▶ Records to process:
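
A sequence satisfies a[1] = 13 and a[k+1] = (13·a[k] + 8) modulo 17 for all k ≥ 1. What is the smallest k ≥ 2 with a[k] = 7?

2

We have a[1] = 13; a[2] = 7; a[3] = 14; a[4] = 3; a[5] = 13.
Since a[5] = a[1] = 13, the sequence is periodic with period 4.
The value 7 first appears (with k ≥ 2) at a[2].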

▶ Brief:
Return the full listing, word for word.

▶ Problem solution:
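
A sequence satisfies a[1] = 13 and a[k+1] = (13·a[k] + 8) modulo 17 for all k ≥ 1. What is the smallest k ≥ 2 with a[k] = 7?

2

We have a[1] = 13; a[2] = 7; a[3] = 14; a[4] = 3; a[5] = 13.
Since a[5] = a[1] = 13, the sequence is periodic with period 4.
The value 7 first appears (with k ≥ 2) at a[2].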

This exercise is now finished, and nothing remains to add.